** Opening DATASET RECORDS block **
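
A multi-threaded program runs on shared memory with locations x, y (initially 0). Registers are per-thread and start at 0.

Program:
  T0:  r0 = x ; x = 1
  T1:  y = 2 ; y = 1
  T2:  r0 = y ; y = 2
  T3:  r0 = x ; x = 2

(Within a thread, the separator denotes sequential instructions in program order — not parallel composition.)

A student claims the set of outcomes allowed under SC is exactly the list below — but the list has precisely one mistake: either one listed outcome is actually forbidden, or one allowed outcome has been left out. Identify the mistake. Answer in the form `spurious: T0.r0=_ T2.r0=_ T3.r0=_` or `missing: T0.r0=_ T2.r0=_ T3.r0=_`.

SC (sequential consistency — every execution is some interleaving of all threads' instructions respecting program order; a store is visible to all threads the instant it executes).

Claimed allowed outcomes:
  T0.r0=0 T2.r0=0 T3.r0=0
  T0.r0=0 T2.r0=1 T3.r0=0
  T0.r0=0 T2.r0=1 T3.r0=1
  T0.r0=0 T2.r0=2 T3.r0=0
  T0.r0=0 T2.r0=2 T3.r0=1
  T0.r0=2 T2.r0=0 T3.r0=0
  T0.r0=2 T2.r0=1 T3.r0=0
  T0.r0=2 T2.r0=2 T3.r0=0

outcome vector order: (T0.r0,T2.r0,T3.r0)
[SC] allowed = {000, 001, 010, 011, 020, 021, 200, 210, 220}
SC∖claimed = {001}

missing: T0.r0=0 T2.r0=0 T3.r0=1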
** Closing DATASET RECORDS block **
Pull out all lines of the data with the string "sequential".

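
(Within a thread, the separator denotes sequential instructions in program order — not parallel composition.)
SC (sequential consistency — every execution is some interleaving of all threads' instructions respecting program order; a store is visible to all threads the instant it executes).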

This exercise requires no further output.